◆ Records for processing:
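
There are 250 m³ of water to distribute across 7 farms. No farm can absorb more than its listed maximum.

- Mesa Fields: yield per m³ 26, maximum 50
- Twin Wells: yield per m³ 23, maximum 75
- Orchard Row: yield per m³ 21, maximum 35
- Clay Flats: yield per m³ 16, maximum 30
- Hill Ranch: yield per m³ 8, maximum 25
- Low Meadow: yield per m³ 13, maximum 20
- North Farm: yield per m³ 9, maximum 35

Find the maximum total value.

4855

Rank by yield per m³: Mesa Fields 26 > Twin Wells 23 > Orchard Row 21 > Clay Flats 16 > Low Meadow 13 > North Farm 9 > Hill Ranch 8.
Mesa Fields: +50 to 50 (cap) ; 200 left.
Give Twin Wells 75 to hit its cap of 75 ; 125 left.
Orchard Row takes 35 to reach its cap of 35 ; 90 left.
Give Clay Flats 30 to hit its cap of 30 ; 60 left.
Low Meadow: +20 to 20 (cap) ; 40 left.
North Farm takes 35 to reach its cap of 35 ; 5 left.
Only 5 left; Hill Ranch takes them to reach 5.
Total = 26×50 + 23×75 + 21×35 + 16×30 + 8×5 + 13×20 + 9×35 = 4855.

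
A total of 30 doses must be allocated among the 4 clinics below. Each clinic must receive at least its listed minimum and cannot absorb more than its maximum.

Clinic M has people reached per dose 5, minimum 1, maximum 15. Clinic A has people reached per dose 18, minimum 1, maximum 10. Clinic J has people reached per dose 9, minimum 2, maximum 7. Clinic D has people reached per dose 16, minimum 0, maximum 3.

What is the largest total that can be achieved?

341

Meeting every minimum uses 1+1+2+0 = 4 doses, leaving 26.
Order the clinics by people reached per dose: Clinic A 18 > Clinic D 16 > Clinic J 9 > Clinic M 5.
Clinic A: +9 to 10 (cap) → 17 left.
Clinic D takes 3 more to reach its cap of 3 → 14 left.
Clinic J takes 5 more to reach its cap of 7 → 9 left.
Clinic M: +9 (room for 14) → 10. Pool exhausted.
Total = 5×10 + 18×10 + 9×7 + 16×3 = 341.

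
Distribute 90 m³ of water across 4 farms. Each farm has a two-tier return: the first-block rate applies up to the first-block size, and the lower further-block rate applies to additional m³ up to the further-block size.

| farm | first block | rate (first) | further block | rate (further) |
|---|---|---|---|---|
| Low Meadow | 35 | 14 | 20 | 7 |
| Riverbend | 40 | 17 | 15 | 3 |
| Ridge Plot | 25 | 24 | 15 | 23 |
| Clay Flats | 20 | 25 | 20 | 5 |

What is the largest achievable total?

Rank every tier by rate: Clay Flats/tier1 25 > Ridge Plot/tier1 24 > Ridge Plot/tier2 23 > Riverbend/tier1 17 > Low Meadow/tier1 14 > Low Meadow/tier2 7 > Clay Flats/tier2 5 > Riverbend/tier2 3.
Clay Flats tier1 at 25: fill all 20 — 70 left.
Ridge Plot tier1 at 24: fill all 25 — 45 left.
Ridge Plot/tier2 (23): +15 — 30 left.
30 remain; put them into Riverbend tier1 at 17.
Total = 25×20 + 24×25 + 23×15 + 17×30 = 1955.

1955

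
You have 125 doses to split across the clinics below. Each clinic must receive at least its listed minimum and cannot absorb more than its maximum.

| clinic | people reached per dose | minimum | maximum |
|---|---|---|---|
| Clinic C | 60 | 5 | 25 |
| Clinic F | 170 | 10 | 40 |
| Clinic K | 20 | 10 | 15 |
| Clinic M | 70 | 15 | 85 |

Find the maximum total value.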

◆ Work item:
The answer must be the line containing "170 | 10 | 40 |" and every line after it to the end of the records, repeated exactly.

◆ Solution to this exercise:
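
| Clinic F | 170 | 10 | 40 |
| Clinic K | 20 | 10 | 15 |
| Clinic M | 70 | 15 | 85 |

Find the maximum total value.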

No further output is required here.